Instructions to follow:
Using the material below, copy every line where "nodes" appears.

Records supplied:
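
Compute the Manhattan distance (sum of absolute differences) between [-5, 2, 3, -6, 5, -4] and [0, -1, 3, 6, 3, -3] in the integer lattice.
23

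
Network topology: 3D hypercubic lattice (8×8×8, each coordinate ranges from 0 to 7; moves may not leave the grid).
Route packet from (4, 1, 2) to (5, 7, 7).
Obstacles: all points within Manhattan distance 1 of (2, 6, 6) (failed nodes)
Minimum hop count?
12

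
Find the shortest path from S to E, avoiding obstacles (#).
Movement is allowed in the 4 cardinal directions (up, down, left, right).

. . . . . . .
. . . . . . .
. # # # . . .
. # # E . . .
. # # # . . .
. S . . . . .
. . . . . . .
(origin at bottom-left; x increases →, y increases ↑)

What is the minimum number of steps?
6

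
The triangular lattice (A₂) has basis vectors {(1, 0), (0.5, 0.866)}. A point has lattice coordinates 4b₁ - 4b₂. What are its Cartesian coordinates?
(2, -3.464)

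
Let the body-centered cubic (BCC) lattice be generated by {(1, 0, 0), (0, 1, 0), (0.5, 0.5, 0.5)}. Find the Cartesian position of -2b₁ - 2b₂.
(-2, -2, 0)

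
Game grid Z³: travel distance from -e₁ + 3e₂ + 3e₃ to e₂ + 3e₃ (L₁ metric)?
3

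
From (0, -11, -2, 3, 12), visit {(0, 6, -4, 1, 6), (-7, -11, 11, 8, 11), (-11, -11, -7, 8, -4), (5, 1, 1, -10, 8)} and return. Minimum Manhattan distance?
176
(one optimal route: (0, -11, -2, 3, 12) → (-7, -11, 11, 8, 11) → (-11, -11, -7, 8, -4) → (0, 6, -4, 1, 6) → (5, 1, 1, -10, 8) → (0, -11, -2, 3, 12))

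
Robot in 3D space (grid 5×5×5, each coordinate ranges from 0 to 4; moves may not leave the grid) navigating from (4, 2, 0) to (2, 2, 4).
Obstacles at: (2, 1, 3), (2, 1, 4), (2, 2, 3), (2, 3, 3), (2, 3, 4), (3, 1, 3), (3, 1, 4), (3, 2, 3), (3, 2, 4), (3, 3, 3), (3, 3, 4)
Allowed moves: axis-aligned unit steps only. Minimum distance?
8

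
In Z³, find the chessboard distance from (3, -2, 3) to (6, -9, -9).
12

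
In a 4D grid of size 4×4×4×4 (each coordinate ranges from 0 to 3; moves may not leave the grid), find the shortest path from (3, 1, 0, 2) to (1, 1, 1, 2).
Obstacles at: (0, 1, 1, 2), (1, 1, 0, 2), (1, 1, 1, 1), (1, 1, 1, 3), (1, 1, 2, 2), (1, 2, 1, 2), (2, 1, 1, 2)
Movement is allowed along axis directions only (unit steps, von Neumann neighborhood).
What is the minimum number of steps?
5
(one shortest path: (3, 1, 0, 2) → (2, 1, 0, 2) → (2, 0, 0, 2) → (1, 0, 0, 2) → (1, 0, 1, 2) → (1, 1, 1, 2))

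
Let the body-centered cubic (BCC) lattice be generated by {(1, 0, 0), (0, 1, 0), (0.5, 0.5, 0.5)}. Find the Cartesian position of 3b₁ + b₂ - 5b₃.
(0.5, -1.5, -2.5)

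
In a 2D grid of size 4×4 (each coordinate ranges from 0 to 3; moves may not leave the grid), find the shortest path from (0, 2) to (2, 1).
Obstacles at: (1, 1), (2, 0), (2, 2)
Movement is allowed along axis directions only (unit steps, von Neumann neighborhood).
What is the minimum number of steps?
7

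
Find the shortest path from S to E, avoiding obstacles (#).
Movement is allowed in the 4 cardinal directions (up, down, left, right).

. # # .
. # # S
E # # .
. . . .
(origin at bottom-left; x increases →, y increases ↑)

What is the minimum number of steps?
6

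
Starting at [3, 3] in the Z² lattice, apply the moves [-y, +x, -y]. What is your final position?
(4, 1)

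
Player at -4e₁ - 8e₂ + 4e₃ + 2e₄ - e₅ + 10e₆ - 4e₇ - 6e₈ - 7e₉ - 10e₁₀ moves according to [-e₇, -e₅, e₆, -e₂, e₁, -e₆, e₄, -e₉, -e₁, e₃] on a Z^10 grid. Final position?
(-4, -9, 5, 3, -2, 10, -5, -6, -8, -10)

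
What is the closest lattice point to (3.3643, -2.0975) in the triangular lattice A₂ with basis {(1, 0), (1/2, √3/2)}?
(3, -1.732)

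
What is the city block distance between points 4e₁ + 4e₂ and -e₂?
9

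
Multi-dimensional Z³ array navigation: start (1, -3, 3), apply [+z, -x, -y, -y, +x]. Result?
(1, -5, 4)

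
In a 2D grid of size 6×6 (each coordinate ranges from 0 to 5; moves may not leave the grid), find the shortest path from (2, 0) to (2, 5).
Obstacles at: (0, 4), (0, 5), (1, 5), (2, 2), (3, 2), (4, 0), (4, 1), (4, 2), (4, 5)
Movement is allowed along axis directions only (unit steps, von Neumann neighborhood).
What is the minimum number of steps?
7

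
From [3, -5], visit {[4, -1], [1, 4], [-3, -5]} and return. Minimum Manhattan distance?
32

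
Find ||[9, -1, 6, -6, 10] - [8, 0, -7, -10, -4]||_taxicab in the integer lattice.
33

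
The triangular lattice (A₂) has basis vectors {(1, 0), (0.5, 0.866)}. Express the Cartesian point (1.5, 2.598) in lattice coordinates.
3b₂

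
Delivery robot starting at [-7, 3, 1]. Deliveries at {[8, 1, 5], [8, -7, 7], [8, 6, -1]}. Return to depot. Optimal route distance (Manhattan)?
72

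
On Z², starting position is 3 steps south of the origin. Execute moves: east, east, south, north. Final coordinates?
(2, -3)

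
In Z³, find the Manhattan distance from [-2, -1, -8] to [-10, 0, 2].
19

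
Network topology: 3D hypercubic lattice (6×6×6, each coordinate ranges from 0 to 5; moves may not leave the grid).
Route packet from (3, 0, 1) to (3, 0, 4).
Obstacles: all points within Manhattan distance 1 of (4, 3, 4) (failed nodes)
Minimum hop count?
3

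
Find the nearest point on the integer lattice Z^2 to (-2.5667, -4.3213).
(-3, -4)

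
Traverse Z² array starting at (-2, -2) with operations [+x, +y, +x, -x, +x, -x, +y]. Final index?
(-1, 0)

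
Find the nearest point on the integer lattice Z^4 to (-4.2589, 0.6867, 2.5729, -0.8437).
(-4, 1, 3, -1)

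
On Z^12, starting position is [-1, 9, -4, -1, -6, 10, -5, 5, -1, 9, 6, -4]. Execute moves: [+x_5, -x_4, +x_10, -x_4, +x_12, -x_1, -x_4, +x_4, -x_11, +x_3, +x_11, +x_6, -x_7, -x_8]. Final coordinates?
(-2, 9, -3, -3, -5, 11, -6, 4, -1, 10, 6, -3)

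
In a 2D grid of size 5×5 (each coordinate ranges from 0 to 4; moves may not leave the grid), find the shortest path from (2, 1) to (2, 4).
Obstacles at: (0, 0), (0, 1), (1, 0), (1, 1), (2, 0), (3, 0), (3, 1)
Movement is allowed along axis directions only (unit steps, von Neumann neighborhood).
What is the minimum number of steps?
3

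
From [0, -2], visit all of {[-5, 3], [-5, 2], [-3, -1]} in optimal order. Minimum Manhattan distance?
10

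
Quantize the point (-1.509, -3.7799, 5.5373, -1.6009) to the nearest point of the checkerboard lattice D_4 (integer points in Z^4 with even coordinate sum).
(-2, -4, 6, -2)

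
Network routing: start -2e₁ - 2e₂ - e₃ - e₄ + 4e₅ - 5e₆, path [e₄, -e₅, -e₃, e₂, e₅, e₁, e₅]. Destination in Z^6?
(-1, -1, -2, 0, 5, -5)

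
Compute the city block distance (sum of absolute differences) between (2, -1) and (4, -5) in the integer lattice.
6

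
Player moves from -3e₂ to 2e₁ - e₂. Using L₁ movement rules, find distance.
4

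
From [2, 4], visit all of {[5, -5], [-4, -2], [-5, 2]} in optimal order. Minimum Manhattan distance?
26
(one optimal route: (2, 4) → (-5, 2) → (-4, -2) → (5, -5))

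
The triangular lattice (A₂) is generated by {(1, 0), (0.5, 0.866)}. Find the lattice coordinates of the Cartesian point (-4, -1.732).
-3b₁ - 2b₂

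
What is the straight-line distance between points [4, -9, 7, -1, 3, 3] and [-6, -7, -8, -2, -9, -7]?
23.9583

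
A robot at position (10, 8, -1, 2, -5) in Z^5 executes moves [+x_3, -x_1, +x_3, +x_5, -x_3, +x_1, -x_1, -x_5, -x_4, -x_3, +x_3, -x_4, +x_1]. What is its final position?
(10, 8, 0, 0, -5)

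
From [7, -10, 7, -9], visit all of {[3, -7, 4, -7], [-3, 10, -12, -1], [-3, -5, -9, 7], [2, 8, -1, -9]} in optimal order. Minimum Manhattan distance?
87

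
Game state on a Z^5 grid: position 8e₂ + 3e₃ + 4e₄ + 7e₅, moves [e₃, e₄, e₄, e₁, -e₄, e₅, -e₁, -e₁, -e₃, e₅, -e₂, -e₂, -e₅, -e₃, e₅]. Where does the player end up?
(-1, 6, 2, 5, 9)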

Task solution:
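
Obstacles: all points within Manhattan distance 1 of (2, 6, 6) (failed nodes)
Obstacles: all points within Manhattan distance 1 of (4, 3, 4) (failed nodes)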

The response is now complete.